**WORK REQUEST**
Pull each line containing "future" from the data.

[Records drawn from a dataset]
========================================================================

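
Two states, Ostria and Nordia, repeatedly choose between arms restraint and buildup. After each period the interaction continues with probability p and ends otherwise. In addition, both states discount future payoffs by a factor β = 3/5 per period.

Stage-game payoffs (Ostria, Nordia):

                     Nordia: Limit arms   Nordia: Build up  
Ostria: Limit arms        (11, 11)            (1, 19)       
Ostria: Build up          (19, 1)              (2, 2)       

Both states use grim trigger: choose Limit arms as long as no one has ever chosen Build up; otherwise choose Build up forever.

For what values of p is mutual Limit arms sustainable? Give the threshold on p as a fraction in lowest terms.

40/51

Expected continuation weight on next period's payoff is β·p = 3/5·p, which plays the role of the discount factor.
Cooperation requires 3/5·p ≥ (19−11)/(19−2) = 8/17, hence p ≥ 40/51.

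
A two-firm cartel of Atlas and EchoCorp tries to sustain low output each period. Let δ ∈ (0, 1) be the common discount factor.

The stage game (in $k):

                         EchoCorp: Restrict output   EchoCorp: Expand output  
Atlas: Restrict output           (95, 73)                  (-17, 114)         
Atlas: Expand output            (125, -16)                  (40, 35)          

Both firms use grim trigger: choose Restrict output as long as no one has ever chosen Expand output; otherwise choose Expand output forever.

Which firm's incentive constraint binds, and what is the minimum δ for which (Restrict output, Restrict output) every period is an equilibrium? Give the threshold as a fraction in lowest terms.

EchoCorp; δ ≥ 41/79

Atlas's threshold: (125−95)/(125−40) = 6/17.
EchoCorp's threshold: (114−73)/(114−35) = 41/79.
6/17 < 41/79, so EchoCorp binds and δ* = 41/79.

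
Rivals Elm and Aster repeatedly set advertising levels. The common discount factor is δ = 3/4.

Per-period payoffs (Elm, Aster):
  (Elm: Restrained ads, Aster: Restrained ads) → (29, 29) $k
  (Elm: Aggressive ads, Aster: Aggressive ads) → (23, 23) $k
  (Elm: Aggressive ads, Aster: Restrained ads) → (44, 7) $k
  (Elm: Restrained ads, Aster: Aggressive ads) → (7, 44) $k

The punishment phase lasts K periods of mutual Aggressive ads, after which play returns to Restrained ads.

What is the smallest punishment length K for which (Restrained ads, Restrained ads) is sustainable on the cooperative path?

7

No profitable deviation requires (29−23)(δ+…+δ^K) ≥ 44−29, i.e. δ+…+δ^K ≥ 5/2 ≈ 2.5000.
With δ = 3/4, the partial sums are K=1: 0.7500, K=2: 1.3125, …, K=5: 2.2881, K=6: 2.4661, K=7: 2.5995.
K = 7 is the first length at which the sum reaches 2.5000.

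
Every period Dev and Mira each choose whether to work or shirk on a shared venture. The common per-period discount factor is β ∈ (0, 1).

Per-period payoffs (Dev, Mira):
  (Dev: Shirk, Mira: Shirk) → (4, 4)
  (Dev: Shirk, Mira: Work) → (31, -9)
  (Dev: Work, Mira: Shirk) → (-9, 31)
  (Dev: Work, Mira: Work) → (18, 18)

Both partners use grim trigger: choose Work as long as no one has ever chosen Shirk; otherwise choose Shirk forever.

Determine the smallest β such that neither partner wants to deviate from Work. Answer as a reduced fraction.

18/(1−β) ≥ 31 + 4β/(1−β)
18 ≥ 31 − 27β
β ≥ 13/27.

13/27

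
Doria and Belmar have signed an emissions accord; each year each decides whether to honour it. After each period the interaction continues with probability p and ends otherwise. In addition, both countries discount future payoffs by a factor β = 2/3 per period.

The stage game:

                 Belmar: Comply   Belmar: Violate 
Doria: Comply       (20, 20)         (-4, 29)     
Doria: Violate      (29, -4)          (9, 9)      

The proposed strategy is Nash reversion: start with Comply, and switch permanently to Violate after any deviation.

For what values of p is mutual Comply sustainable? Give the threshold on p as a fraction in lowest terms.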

========================================================================

**THE COMPLETED TASK**
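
Two states, Ostria and Nordia, repeatedly choose between arms restraint and buildup. After each period the interaction continues with probability p and ends otherwise. In addition, both states discount future payoffs by a factor β = 3/5 per period.
Doria and Belmar have signed an emissions accord; each year each decides whether to honour it. After each period the interaction continues with probability p and ends otherwise. In addition, both countries discount future payoffs by a factor β = 2/3 per period.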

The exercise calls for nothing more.